Instructions for the task:
Transcribe all records verbatim.

Records from a data collection

══════════

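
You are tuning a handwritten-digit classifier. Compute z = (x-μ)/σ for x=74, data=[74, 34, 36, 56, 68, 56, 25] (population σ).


μ = 49.8571, σ = 17.1083
z = (74 - 49.8571)/17.1083 = 1.4112

1.4112


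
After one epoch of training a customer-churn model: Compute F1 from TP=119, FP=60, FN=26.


Precision = 119/179 = 0.6648
Recall = 119/145 = 0.8207
F1 = 2·P·R/(P+R) = 2·TP/(2·TP+FP+FN) = 238/(238+60+26) = 238/324 = 0.7346

0.7346


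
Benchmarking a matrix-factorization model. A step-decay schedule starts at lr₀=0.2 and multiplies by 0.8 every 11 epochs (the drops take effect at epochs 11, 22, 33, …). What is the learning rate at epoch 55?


n_drops = ⌊55/11⌋ = 5
lr = 0.2·0.8^5 = 0.2·0.32768 = 0.065536

0.065536


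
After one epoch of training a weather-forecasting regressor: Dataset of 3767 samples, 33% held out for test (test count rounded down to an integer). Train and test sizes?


Test = ⌊3767·33/100⌋ = 1243
Train = 3767 - 1243 = 2524

Train: 2524, Test: 1243


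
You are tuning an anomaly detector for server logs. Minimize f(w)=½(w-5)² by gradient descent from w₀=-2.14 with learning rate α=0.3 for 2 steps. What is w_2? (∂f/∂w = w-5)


step 1: grad = -2.14-5 = -7.14; w = -2.14 - 0.3·(-7.14) = 0.002
step 2: grad = 0.002-5 = -4.998; w = 0.002 - 0.3·(-4.998) = 1.5014

1.5014


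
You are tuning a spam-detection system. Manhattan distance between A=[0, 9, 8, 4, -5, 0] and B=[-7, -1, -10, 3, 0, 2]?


d = |0+ 7| + |9+ 1| + |8+ 10| + |4-3| + |-5-0| + |0-2|
  = 7 + 10 + 18 + 1 + 5 + 2
  = 43

43


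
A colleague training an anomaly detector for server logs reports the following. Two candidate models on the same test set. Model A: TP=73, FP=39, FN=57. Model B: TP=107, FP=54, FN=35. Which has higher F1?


Model A: P=73/112=0.6518, R=73/130=0.5615, F1=2PR/(P+R)=2TP/(2TP+FP+FN)=146/242=0.6033
Model B: P=107/161=0.6646, R=107/142=0.7535, F1=2PR/(P+R)=2TP/(2TP+FP+FN)=214/303=0.7063
0.6033 < 0.7063 → Model B

Model B


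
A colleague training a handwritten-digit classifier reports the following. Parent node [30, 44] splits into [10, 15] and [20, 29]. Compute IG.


Parent = [30, 44], H_parent = 0.974
H_left = 0.971 (n=25), H_right = 0.9755 (n=49)
H_children = (25/74)·0.971 + (49/74)·0.9755 = 0.974
IG = 0.974 - 0.974 = 0.0

0.0


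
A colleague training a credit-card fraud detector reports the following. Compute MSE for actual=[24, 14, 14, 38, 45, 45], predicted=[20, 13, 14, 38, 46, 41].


Squared errors: (24-20)²=16, (14-13)²=1, (14-14)²=0, (38-38)²=0, (45-46)²=1, (45-41)²=16
Sum = 34
MSE = 34/6 = 17/3

17/3


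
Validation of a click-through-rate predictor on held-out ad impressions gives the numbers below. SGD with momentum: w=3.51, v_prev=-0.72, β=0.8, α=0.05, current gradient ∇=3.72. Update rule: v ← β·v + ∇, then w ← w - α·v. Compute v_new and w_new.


v_new = 0.8·-0.72 + 3.72 = -0.576 + 3.72 = 3.144
w_new = 3.51 - 0.05·3.144 = 3.51 - 0.1572 = 3.3528

v_new=3.144, w_new=3.3528


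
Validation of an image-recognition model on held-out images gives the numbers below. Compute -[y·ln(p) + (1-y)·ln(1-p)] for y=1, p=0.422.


BCE = -[y·ln(p) + (1-y)·ln(1-p)]
= -1·ln(0.422) - 0
= -ln(0.422) = 0.8627

0.8627


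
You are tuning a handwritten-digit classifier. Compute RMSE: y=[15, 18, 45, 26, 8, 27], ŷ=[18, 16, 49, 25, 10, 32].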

══════════

Expected answer:
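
You are tuning a handwritten-digit classifier. Compute z = (x-μ)/σ for x=74, data=[74, 34, 36, 56, 68, 56, 25] (population σ).


μ = 49.8571, σ = 17.1083
z = (74 - 49.8571)/17.1083 = 1.4112

1.4112


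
After one epoch of training a customer-churn model: Compute F1 from TP=119, FP=60, FN=26.


Precision = 119/179 = 0.6648
Recall = 119/145 = 0.8207
F1 = 2·P·R/(P+R) = 2·TP/(2·TP+FP+FN) = 238/(238+60+26) = 238/324 = 0.7346

0.7346


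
Benchmarking a matrix-factorization model. A step-decay schedule starts at lr₀=0.2 and multiplies by 0.8 every 11 epochs (the drops take effect at epochs 11, 22, 33, …). What is the learning rate at epoch 55?


n_drops = ⌊55/11⌋ = 5
lr = 0.2·0.8^5 = 0.2·0.32768 = 0.065536

0.065536


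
After one epoch of training a weather-forecasting regressor: Dataset of 3767 samples, 33% held out for test (test count rounded down to an integer). Train and test sizes?


Test = ⌊3767·33/100⌋ = 1243
Train = 3767 - 1243 = 2524

Train: 2524, Test: 1243


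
You are tuning an anomaly detector for server logs. Minimize f(w)=½(w-5)² by gradient descent from w₀=-2.14 with learning rate α=0.3 for 2 steps. What is w_2? (∂f/∂w = w-5)


step 1: grad = -2.14-5 = -7.14; w = -2.14 - 0.3·(-7.14) = 0.002
step 2: grad = 0.002-5 = -4.998; w = 0.002 - 0.3·(-4.998) = 1.5014

1.5014


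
You are tuning a spam-detection system. Manhattan distance between A=[0, 9, 8, 4, -5, 0] and B=[-7, -1, -10, 3, 0, 2]?


d = |0+ 7| + |9+ 1| + |8+ 10| + |4-3| + |-5-0| + |0-2|
  = 7 + 10 + 18 + 1 + 5 + 2
  = 43

43


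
A colleague training an anomaly detector for server logs reports the following. Two candidate models on the same test set. Model A: TP=73, FP=39, FN=57. Model B: TP=107, FP=54, FN=35. Which has higher F1?


Model A: P=73/112=0.6518, R=73/130=0.5615, F1=2PR/(P+R)=2TP/(2TP+FP+FN)=146/242=0.6033
Model B: P=107/161=0.6646, R=107/142=0.7535, F1=2PR/(P+R)=2TP/(2TP+FP+FN)=214/303=0.7063
0.6033 < 0.7063 → Model B

Model B


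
A colleague training a handwritten-digit classifier reports the following. Parent node [30, 44] splits into [10, 15] and [20, 29]. Compute IG.


Parent = [30, 44], H_parent = 0.974
H_left = 0.971 (n=25), H_right = 0.9755 (n=49)
H_children = (25/74)·0.971 + (49/74)·0.9755 = 0.974
IG = 0.974 - 0.974 = 0.0

0.0


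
A colleague training a credit-card fraud detector reports the following. Compute MSE for actual=[24, 14, 14, 38, 45, 45], predicted=[20, 13, 14, 38, 46, 41].


Squared errors: (24-20)²=16, (14-13)²=1, (14-14)²=0, (38-38)²=0, (45-46)²=1, (45-41)²=16
Sum = 34
MSE = 34/6 = 17/3

17/3


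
Validation of a click-through-rate predictor on held-out ad impressions gives the numbers below. SGD with momentum: w=3.51, v_prev=-0.72, β=0.8, α=0.05, current gradient ∇=3.72. Update rule: v ← β·v + ∇, then w ← w - α·v. Compute v_new and w_new.


v_new = 0.8·-0.72 + 3.72 = -0.576 + 3.72 = 3.144
w_new = 3.51 - 0.05·3.144 = 3.51 - 0.1572 = 3.3528

v_new=3.144, w_new=3.3528


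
Validation of an image-recognition model on held-out images gives the numbers below. Compute -[y·ln(p) + (1-y)·ln(1-p)] for y=1, p=0.422.


BCE = -[y·ln(p) + (1-y)·ln(1-p)]
= -1·ln(0.422) - 0
= -ln(0.422) = 0.8627

0.8627


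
You are tuning a handwritten-digit classifier. Compute RMSE: y=[15, 18, 45, 26, 8, 27], ŷ=[18, 16, 49, 25, 10, 32].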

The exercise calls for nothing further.